*TASK TO COMPLETE:* Search the material for "intercept" and show all lines that contain it.

*EXTRACTED RECORDS:*
· · · ·

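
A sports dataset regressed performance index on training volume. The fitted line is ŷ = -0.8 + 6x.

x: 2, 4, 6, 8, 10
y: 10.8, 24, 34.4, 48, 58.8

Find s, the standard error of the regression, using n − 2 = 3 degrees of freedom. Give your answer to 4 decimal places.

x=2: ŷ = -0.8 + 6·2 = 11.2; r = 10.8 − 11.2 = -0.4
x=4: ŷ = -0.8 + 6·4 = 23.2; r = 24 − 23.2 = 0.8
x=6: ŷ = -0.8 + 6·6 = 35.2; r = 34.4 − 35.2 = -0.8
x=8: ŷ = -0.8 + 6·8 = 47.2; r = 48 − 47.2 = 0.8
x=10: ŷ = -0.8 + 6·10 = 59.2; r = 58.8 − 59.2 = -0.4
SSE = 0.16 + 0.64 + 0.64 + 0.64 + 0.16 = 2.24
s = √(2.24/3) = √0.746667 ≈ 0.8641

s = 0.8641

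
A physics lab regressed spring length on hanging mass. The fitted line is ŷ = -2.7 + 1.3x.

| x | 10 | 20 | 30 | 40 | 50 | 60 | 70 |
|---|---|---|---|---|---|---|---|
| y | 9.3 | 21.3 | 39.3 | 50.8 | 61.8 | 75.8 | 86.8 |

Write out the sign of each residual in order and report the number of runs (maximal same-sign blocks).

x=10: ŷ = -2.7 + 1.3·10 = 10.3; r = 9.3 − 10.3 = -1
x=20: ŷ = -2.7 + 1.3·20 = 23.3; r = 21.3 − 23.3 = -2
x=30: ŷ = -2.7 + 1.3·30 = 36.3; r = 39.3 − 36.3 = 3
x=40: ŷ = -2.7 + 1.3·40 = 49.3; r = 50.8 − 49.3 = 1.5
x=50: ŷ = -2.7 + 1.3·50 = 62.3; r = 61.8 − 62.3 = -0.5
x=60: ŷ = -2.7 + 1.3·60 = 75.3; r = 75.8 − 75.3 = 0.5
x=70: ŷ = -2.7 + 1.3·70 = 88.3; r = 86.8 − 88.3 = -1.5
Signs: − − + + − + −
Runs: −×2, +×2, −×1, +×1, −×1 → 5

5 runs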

· · · ·

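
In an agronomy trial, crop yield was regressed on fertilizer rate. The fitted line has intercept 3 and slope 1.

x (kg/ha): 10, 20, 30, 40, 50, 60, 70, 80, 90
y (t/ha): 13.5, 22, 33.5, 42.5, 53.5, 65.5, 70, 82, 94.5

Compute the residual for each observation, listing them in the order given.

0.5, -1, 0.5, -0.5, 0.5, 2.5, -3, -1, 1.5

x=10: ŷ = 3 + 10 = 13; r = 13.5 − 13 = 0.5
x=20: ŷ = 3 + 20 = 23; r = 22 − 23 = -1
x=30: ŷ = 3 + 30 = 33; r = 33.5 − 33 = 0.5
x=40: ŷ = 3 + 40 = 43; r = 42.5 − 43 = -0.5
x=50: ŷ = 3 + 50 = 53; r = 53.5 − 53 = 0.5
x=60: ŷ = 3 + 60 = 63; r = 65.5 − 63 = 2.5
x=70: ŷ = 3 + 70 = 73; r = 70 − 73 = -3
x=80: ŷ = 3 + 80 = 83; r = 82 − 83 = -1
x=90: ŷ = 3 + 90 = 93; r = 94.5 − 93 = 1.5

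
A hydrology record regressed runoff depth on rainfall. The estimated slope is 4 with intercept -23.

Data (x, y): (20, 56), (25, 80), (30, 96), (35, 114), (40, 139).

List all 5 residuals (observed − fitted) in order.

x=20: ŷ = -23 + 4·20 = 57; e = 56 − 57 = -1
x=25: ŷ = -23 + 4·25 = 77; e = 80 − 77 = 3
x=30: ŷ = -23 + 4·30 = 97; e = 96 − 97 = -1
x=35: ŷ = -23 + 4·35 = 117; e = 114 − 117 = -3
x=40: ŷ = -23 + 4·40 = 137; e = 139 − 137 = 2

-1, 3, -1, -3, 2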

· · · ·

*FINAL ANSWER:*
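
In an agronomy trial, crop yield was regressed on fertilizer rate. The fitted line has intercept 3 and slope 1.
A hydrology record regressed runoff depth on rainfall. The estimated slope is 4 with intercept -23.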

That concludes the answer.